[RECORDS SUPPLIED Boundary: Start]
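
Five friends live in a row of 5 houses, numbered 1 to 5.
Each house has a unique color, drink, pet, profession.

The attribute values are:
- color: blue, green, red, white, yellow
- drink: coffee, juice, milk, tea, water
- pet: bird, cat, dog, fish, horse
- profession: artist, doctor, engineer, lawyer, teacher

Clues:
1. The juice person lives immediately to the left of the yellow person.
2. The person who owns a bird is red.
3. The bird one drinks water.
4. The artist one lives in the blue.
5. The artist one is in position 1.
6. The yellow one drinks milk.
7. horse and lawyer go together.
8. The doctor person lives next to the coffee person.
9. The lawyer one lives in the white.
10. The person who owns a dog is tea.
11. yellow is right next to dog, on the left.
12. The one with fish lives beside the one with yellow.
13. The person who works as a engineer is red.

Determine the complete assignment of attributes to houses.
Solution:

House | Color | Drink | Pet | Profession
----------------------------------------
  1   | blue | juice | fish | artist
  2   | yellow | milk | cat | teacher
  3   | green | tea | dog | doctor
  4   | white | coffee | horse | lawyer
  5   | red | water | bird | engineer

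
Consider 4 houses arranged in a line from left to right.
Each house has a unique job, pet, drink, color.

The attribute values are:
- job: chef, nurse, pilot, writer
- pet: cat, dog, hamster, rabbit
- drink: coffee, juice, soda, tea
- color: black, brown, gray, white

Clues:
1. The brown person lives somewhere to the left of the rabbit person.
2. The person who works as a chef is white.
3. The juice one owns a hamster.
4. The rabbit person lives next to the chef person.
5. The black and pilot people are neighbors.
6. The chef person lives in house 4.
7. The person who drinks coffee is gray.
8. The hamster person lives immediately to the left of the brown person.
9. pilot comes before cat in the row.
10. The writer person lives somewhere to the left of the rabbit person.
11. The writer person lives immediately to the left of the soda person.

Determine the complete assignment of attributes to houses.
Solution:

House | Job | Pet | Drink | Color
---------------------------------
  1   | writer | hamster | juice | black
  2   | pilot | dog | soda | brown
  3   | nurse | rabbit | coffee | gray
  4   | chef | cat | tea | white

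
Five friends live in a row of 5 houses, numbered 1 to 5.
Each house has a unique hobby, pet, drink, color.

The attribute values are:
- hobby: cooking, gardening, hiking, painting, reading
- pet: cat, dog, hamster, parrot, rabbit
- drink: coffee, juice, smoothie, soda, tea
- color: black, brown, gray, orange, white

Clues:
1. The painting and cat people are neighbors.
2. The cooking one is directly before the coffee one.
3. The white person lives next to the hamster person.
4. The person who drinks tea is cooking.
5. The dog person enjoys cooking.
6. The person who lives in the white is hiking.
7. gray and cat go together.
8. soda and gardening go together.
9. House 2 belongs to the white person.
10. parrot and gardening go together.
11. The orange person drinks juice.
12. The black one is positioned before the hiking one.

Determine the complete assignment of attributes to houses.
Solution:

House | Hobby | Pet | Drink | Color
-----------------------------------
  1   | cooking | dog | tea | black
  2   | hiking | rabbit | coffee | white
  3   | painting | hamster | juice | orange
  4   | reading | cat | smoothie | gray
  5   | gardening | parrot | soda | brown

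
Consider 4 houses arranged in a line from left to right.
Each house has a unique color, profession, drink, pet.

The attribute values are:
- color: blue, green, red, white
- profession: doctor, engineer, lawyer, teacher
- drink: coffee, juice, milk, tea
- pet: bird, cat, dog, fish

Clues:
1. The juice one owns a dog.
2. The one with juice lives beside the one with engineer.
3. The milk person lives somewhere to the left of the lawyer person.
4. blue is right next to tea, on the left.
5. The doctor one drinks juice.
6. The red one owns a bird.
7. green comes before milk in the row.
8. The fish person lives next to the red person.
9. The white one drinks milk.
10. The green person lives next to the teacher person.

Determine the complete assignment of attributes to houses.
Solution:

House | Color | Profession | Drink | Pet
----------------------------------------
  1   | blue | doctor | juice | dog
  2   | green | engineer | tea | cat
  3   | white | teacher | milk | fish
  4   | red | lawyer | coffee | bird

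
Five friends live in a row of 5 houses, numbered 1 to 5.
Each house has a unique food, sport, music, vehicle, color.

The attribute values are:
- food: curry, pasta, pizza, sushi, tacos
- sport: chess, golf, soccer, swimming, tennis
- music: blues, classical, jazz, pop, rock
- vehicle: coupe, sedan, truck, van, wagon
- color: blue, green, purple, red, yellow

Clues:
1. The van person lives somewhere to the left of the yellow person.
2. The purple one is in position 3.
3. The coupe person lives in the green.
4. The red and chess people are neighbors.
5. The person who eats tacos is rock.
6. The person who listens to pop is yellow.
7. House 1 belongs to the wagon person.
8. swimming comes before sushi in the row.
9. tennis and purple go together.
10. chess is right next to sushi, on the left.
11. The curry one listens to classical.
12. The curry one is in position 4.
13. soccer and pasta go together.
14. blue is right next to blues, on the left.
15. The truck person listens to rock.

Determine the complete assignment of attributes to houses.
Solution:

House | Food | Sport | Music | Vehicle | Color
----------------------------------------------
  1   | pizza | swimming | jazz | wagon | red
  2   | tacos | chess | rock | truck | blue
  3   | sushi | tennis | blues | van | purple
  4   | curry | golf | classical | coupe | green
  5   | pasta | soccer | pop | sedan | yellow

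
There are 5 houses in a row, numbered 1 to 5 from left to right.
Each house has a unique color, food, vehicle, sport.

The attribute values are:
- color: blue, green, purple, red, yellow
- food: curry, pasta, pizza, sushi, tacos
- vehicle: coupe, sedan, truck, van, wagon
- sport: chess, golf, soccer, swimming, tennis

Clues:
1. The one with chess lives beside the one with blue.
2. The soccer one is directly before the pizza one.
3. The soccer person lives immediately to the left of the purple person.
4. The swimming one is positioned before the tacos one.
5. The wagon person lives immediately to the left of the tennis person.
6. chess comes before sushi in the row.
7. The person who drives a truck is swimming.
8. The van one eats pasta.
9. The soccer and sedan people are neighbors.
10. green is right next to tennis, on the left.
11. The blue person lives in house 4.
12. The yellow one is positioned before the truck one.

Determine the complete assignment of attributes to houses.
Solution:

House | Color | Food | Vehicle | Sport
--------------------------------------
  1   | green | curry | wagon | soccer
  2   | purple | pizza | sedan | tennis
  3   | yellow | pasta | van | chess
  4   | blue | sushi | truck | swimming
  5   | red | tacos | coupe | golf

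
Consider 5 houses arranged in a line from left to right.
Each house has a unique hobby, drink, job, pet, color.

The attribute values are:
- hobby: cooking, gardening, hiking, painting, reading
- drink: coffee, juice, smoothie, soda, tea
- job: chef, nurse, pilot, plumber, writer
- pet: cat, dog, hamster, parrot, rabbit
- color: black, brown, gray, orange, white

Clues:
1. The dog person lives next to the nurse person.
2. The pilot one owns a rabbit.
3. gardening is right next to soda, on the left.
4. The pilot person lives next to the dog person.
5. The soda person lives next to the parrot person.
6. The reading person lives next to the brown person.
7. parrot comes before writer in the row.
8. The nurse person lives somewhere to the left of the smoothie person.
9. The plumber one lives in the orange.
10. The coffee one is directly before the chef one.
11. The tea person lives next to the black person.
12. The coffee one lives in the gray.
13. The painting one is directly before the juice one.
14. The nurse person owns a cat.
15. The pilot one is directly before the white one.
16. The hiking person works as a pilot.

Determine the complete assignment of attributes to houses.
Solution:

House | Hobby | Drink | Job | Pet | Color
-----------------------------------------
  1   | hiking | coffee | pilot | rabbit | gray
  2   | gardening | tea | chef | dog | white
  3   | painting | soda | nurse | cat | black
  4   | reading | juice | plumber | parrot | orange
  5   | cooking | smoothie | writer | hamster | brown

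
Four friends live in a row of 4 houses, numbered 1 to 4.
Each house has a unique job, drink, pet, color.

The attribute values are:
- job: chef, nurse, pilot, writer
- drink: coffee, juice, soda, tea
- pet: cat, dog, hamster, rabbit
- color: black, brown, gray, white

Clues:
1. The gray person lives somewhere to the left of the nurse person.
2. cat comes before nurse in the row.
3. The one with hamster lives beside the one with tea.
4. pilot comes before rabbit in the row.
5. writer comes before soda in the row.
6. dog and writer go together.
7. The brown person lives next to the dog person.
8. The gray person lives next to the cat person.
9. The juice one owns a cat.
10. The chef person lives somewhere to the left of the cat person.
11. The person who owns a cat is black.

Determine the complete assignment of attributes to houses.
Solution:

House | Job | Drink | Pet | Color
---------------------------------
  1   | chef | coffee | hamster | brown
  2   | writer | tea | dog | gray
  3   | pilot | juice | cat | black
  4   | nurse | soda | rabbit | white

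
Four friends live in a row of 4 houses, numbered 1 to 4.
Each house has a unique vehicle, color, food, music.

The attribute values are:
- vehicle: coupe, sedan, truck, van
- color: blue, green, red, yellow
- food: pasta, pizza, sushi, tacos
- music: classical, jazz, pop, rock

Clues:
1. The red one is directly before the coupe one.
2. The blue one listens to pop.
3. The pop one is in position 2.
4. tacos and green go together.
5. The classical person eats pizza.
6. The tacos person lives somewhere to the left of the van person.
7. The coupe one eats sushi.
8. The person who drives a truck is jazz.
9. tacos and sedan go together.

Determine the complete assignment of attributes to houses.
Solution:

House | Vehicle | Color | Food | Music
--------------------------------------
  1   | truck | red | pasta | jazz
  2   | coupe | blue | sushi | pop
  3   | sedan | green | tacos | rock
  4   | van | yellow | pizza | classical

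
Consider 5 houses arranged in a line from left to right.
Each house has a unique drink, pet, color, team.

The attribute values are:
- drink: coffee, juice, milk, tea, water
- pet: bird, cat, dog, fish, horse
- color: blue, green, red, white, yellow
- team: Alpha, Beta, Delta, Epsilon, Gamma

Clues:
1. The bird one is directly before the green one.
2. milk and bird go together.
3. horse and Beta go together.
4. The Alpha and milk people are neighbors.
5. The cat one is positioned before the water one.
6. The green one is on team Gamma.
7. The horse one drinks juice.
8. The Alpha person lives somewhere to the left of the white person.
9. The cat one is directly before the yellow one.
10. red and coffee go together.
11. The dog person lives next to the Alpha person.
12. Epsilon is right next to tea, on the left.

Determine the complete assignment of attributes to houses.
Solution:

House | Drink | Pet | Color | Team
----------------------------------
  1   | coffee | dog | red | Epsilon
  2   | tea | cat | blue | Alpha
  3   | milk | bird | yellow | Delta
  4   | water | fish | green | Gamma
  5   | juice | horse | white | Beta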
[RECORDS SUPPLIED Boundary: End]
_BRIEF_:
Copy each line above that contains the string "works".

_TASK ANSWER_:
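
13. The person who works as a engineer is red.
2. The person who works as a chef is white.
16. The hiking person works as a pilot.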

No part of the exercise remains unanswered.